▶ PROBLEM DETAILS:
Line by line, set down the records exactly as they appear below.

====================

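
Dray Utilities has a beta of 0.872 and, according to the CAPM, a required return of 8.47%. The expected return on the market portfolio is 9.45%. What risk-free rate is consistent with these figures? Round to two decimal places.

E(R) = R_f + β(E(R_m) − R_f) = R_f(1 − β) + β·E(R_m)
8.47% = R_f × (1 − 0.872) + 0.872 × 9.45%
8.47% = R_f × 0.128 + 8.24040%
R_f = (8.47% − 8.24040%) / 0.128 = 1.79%

1.79%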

====================

▶ TASK RESULT:
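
Dray Utilities has a beta of 0.872 and, according to the CAPM, a required return of 8.47%. The expected return on the market portfolio is 9.45%. What risk-free rate is consistent with these figures? Round to two decimal places.

E(R) = R_f + β(E(R_m) − R_f) = R_f(1 − β) + β·E(R_m)
8.47% = R_f × (1 − 0.872) + 0.872 × 9.45%
8.47% = R_f × 0.128 + 8.24040%
R_f = (8.47% − 8.24040%) / 0.128 = 1.79%

1.79%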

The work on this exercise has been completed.